**Dataset entries:**
- - - - -
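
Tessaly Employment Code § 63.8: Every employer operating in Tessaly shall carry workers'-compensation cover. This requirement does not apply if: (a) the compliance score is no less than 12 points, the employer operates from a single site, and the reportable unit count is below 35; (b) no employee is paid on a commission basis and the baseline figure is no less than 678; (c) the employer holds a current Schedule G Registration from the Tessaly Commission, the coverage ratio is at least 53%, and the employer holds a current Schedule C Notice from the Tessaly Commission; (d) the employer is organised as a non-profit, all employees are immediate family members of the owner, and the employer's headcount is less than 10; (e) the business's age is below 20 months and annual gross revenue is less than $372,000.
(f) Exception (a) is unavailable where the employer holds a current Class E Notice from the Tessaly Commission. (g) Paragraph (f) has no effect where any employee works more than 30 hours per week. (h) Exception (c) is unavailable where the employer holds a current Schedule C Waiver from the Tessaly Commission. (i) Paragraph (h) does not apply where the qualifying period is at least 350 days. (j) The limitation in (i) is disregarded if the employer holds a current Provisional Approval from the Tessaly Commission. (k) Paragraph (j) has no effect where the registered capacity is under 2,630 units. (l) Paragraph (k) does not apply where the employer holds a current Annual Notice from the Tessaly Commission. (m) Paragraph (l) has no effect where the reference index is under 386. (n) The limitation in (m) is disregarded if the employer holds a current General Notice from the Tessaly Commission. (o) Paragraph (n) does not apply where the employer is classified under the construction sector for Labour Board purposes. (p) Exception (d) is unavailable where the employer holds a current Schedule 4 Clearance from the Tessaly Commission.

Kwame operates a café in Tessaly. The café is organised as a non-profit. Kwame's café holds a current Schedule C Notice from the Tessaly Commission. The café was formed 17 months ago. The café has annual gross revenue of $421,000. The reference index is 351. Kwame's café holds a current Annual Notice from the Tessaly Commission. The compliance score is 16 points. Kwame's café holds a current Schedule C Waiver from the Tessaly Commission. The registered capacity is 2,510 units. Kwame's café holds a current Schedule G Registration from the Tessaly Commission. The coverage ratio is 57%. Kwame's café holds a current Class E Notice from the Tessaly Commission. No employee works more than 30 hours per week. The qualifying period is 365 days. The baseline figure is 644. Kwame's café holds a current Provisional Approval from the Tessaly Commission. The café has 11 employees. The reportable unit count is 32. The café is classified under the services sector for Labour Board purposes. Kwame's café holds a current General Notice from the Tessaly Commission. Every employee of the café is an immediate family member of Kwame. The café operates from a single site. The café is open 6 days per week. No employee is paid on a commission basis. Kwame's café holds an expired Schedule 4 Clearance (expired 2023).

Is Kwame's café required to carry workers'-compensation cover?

All of (a)'s requirements are met (the compliance score is 16 points, meeting the 12 points threshold; the employer operates from a single site; the reportable unit count is 32, below the 35 limit). Turning to paragraphs (f)–(g): (f) applies — a current Class E Notice is held. (g), which would lift (f), is not engaged — no employee exceeds 30 hours/week. Exception (a) does not apply.
Exception (b) does not apply: the baseline figure is 644, short of 678.
Exception (c)'s conditions are all satisfied: a current Schedule G Registration is held; the coverage ratio is 57%, meeting the 53% threshold; a current Schedule C Notice is held. Turning to paragraphs (h)–(o): (h) operates against (c): a current Schedule C Waiver is held. (i) would limit (h) — the qualifying period is 365 days, meeting the 350 days threshold — but (j) sets (i) aside: (j) operates against (i): a current Provisional Approval is held. (k) applies (the registered capacity is 2,510 units, under the 2,630 units limit), but is set aside by (l): (l) is engaged — a current Annual Notice is held. (m) would limit (l) — the reference index is 351, under the 386 limit — but (n) sets (m) aside: (n) operates against (m): a current General Notice is held. (o), which would lift (n), is not engaged — the café is classified under the services sector. Exception (c) does not apply.
Exception (d) does not apply: the employer's headcount is 11, not less than 10.
Exception (e) fails — annual gross revenue is $421,000, not less than $372,000.
Every exception is unavailable, so the rule governs.

Yes — Kwame's café must carry workers'-compensation cover.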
- - - - -
**Problem description:** Would you retype all of the data exactly as shown?

**Answer to this problem:**
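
Tessaly Employment Code § 63.8: Every employer operating in Tessaly shall carry workers'-compensation cover. This requirement does not apply if: (a) the compliance score is no less than 12 points, the employer operates from a single site, and the reportable unit count is below 35; (b) no employee is paid on a commission basis and the baseline figure is no less than 678; (c) the employer holds a current Schedule G Registration from the Tessaly Commission, the coverage ratio is at least 53%, and the employer holds a current Schedule C Notice from the Tessaly Commission; (d) the employer is organised as a non-profit, all employees are immediate family members of the owner, and the employer's headcount is less than 10; (e) the business's age is below 20 months and annual gross revenue is less than $372,000.
(f) Exception (a) is unavailable where the employer holds a current Class E Notice from the Tessaly Commission. (g) Paragraph (f) has no effect where any employee works more than 30 hours per week. (h) Exception (c) is unavailable where the employer holds a current Schedule C Waiver from the Tessaly Commission. (i) Paragraph (h) does not apply where the qualifying period is at least 350 days. (j) The limitation in (i) is disregarded if the employer holds a current Provisional Approval from the Tessaly Commission. (k) Paragraph (j) has no effect where the registered capacity is under 2,630 units. (l) Paragraph (k) does not apply where the employer holds a current Annual Notice from the Tessaly Commission. (m) Paragraph (l) has no effect where the reference index is under 386. (n) The limitation in (m) is disregarded if the employer holds a current General Notice from the Tessaly Commission. (o) Paragraph (n) does not apply where the employer is classified under the construction sector for Labour Board purposes. (p) Exception (d) is unavailable where the employer holds a current Schedule 4 Clearance from the Tessaly Commission.

Kwame operates a café in Tessaly. The café is organised as a non-profit. Kwame's café holds a current Schedule C Notice from the Tessaly Commission. The café was formed 17 months ago. The café has annual gross revenue of $421,000. The reference index is 351. Kwame's café holds a current Annual Notice from the Tessaly Commission. The compliance score is 16 points. Kwame's café holds a current Schedule C Waiver from the Tessaly Commission. The registered capacity is 2,510 units. Kwame's café holds a current Schedule G Registration from the Tessaly Commission. The coverage ratio is 57%. Kwame's café holds a current Class E Notice from the Tessaly Commission. No employee works more than 30 hours per week. The qualifying period is 365 days. The baseline figure is 644. Kwame's café holds a current Provisional Approval from the Tessaly Commission. The café has 11 employees. The reportable unit count is 32. The café is classified under the services sector for Labour Board purposes. Kwame's café holds a current General Notice from the Tessaly Commission. Every employee of the café is an immediate family member of Kwame. The café operates from a single site. The café is open 6 days per week. No employee is paid on a commission basis. Kwame's café holds an expired Schedule 4 Clearance (expired 2023).

Is Kwame's café required to carry workers'-compensation cover?

All of (a)'s requirements are met (the compliance score is 16 points, meeting the 12 points threshold; the employer operates from a single site; the reportable unit count is 32, below the 35 limit). Turning to paragraphs (f)–(g): (f) applies — a current Class E Notice is held. (g), which would lift (f), is not engaged — no employee exceeds 30 hours/week. Exception (a) does not apply.
Exception (b) does not apply: the baseline figure is 644, short of 678.
Exception (c)'s conditions are all satisfied: a current Schedule G Registration is held; the coverage ratio is 57%, meeting the 53% threshold; a current Schedule C Notice is held. Turning to paragraphs (h)–(o): (h) operates against (c): a current Schedule C Waiver is held. (i) would limit (h) — the qualifying period is 365 days, meeting the 350 days threshold — but (j) sets (i) aside: (j) operates against (i): a current Provisional Approval is held. (k) applies (the registered capacity is 2,510 units, under the 2,630 units limit), but is set aside by (l): (l) is engaged — a current Annual Notice is held. (m) would limit (l) — the reference index is 351, under the 386 limit — but (n) sets (m) aside: (n) operates against (m): a current General Notice is held. (o), which would lift (n), is not engaged — the café is classified under the services sector. Exception (c) does not apply.
Exception (d) does not apply: the employer's headcount is 11, not less than 10.
Exception (e) fails — annual gross revenue is $421,000, not less than $372,000.
Every exception is unavailable, so the rule governs.

Yes — Kwame's café must carry workers'-compensation cover.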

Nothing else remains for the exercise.